● Task details
Return the lines beginning at the one that contains "Arrange the digits" and continuing to the end of the entries, including both ends, exactly as written and nothing else.
---
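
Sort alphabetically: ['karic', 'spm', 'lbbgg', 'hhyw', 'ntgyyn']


Compare strings character by character (the first differing letter decides):
  'hhyw' < 'karic' since 'h' < 'k' at position 1
  'karic' < 'lbbgg' since 'k' < 'l' at position 1
  'lbbgg' < 'ntgyyn' since 'l' < 'n' at position 1
  'ntgyyn' < 'spm' since 'n' < 's' at position 1
Chaining these comparisons gives the alphabetical order.
Final answer: ['hhyw', 'karic', 'lbbgg', 'ntgyyn', 'spm']


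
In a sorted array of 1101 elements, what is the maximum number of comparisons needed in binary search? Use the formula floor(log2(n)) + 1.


Binary search halves the search space each step.
Maximum comparisons = floor(log2(1101)) + 1
log2(1101) = 10.1046
floor(log2(1101)) = 10, so 10 + 1 = 11
Final answer: 11


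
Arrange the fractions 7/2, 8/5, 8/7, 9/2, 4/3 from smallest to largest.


Convert to decimal for comparison:
  7/2 = 3.5
  8/5 = 1.6
  8/7 = 1.1429
  9/2 = 4.5
  4/3 = 1.3333
Decimals in increasing order: 1.1429 < 1.3333 < 1.6 < 3.5 < 4.5
Writing each back as its fraction gives the sorted order.
Final answer: 8/7, 4/3, 8/5, 7/2, 9/2


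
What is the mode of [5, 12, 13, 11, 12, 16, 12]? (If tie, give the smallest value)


Count the frequency of each value:
  5 appears 1 time(s)
  11 appears 1 time(s)
  12 appears 3 time(s)
  13 appears 1 time(s)
  16 appears 1 time(s)
Maximum frequency is 3.
Only 12 reaches that frequency, so it is the mode.
Final answer: 12


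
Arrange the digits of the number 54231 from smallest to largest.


The number 54231 has digits: 5, 4, 2, 3, 1
Sorted: 1, 2, 3, 4, 5
Joining the sorted digits gives the result.
Final answer: 12345


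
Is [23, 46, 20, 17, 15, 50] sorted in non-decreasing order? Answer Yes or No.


Check consecutive pairs:
  23 <= 46? True
  46 <= 20? False
  20 <= 17? False
  17 <= 15? False
  15 <= 50? True
3 consecutive pair(s) are out of order, so the list is not sorted.
Final answer: No


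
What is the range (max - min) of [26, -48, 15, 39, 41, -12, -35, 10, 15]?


Maximum value: 41
Minimum value: -48
Range = 41 - (-48) = 89
Final answer: 89


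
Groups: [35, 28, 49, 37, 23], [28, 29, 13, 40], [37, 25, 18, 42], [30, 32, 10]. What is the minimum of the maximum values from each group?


Find max of each group:
  Group 1: [35, 28, 49, 37, 23] -> max = 49
  Group 2: [28, 29, 13, 40] -> max = 40
  Group 3: [37, 25, 18, 42] -> max = 42
  Group 4: [30, 32, 10] -> max = 32
Maxes: [49, 40, 42, 32]
Minimum of maxes = 32
Final answer: 32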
---
● Response area
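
Arrange the digits of the number 54231 from smallest to largest.


The number 54231 has digits: 5, 4, 2, 3, 1
Sorted: 1, 2, 3, 4, 5
Joining the sorted digits gives the result.
Final answer: 12345


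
Is [23, 46, 20, 17, 15, 50] sorted in non-decreasing order? Answer Yes or No.


Check consecutive pairs:
  23 <= 46? True
  46 <= 20? False
  20 <= 17? False
  17 <= 15? False
  15 <= 50? True
3 consecutive pair(s) are out of order, so the list is not sorted.
Final answer: No


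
What is the range (max - min) of [26, -48, 15, 39, 41, -12, -35, 10, 15]?


Maximum value: 41
Minimum value: -48
Range = 41 - (-48) = 89
Final answer: 89


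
Groups: [35, 28, 49, 37, 23], [28, 29, 13, 40], [37, 25, 18, 42], [30, 32, 10]. What is the minimum of the maximum values from each group?


Find max of each group:
  Group 1: [35, 28, 49, 37, 23] -> max = 49
  Group 2: [28, 29, 13, 40] -> max = 40
  Group 3: [37, 25, 18, 42] -> max = 42
  Group 4: [30, 32, 10] -> max = 32
Maxes: [49, 40, 42, 32]
Minimum of maxes = 32
Final answer: 32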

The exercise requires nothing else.